- **SUPPLIED RECORDS**
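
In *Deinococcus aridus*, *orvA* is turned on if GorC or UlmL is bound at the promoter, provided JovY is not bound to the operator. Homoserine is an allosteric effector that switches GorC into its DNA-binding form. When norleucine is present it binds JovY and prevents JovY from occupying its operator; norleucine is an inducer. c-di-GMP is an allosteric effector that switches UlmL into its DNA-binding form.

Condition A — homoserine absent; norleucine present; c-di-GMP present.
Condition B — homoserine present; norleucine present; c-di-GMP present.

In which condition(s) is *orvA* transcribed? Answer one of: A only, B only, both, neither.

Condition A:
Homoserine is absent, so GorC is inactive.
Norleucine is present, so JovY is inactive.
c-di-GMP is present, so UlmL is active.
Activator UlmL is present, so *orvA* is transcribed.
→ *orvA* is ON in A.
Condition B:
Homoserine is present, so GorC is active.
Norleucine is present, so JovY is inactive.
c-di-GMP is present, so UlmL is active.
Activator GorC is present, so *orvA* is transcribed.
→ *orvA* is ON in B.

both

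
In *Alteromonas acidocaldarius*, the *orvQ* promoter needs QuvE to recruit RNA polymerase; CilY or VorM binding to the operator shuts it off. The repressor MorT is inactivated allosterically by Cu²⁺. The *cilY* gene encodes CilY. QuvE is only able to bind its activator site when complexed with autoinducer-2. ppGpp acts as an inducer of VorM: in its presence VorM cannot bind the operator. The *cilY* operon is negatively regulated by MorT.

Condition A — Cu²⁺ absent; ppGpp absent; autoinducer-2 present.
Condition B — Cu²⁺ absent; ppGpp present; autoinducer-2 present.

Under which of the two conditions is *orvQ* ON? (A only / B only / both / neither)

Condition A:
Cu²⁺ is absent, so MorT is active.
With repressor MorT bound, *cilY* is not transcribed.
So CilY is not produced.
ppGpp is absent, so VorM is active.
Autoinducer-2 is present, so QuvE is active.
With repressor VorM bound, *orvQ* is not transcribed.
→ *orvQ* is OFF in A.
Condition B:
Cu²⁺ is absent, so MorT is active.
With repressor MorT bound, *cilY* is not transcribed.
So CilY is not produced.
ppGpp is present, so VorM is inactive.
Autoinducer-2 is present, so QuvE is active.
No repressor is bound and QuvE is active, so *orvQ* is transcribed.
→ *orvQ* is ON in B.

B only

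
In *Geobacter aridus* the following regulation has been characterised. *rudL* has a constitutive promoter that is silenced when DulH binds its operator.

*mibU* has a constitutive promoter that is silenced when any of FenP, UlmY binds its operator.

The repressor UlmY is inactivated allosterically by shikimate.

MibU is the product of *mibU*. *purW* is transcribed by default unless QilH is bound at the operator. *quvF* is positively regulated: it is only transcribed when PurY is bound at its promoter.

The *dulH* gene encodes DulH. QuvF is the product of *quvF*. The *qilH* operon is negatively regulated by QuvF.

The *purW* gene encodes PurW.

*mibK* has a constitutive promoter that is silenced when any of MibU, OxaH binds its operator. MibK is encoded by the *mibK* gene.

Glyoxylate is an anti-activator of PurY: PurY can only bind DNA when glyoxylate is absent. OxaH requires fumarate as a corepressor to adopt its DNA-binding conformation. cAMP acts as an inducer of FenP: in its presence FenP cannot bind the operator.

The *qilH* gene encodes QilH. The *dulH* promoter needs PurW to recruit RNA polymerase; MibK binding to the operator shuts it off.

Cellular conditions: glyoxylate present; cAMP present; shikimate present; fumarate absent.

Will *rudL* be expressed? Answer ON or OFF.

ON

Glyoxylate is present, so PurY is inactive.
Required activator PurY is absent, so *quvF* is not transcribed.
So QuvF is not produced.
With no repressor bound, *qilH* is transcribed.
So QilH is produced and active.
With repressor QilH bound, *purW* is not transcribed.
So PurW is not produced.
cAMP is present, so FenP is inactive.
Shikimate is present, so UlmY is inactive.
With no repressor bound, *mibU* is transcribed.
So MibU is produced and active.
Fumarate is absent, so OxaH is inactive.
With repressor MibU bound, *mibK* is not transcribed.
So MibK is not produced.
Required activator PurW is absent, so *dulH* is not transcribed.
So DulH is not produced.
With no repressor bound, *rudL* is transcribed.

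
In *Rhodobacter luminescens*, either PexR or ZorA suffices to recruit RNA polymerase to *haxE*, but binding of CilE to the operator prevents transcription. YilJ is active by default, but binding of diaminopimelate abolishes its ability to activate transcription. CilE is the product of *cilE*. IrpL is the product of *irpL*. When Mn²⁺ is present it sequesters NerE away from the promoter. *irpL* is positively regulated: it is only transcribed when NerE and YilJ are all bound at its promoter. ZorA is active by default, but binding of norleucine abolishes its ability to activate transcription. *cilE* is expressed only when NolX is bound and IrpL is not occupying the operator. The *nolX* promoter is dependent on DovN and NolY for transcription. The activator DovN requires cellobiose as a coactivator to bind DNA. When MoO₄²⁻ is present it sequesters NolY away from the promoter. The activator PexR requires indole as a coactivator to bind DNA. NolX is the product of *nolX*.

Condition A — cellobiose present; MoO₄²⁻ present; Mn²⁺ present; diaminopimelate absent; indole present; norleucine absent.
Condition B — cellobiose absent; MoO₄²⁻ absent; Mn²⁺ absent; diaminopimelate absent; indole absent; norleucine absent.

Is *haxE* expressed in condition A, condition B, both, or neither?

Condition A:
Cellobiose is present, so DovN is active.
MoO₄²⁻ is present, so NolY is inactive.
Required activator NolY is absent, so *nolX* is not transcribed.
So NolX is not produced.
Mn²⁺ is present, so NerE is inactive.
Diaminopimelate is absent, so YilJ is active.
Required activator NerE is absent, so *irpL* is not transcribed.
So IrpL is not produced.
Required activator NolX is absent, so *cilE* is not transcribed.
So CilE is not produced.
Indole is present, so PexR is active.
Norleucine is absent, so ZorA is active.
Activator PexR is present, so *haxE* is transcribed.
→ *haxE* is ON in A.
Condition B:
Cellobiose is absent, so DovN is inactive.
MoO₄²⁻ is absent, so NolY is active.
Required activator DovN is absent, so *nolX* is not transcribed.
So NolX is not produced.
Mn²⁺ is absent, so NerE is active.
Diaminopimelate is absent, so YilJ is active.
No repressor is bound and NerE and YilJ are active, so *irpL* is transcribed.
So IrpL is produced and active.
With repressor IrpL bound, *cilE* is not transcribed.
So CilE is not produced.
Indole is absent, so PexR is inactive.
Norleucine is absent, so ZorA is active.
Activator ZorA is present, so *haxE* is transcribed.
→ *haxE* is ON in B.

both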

- **PROBLEM STATEMENT**
Everything above from the line containing "Under which of" down to the line containing "The *purW* gene encodes PurW." should be copied exactly, both end lines included, and nothing else.

- **RESPONSE BOX**
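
Under which of the two conditions is *orvQ* ON? (A only / B only / both / neither)

Condition A:
Cu²⁺ is absent, so MorT is active.
With repressor MorT bound, *cilY* is not transcribed.
So CilY is not produced.
ppGpp is absent, so VorM is active.
Autoinducer-2 is present, so QuvE is active.
With repressor VorM bound, *orvQ* is not transcribed.
→ *orvQ* is OFF in A.
Condition B:
Cu²⁺ is absent, so MorT is active.
With repressor MorT bound, *cilY* is not transcribed.
So CilY is not produced.
ppGpp is present, so VorM is inactive.
Autoinducer-2 is present, so QuvE is active.
No repressor is bound and QuvE is active, so *orvQ* is transcribed.
→ *orvQ* is ON in B.

B only

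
In *Geobacter aridus* the following regulation has been characterised. *rudL* has a constitutive promoter that is silenced when DulH binds its operator.

*mibU* has a constitutive promoter that is silenced when any of FenP, UlmY binds its operator.

The repressor UlmY is inactivated allosterically by shikimate.

MibU is the product of *mibU*. *purW* is transcribed by default unless QilH is bound at the operator. *quvF* is positively regulated: it is only transcribed when PurY is bound at its promoter.

The *dulH* gene encodes DulH. QuvF is the product of *quvF*. The *qilH* operon is negatively regulated by QuvF.

The *purW* gene encodes PurW.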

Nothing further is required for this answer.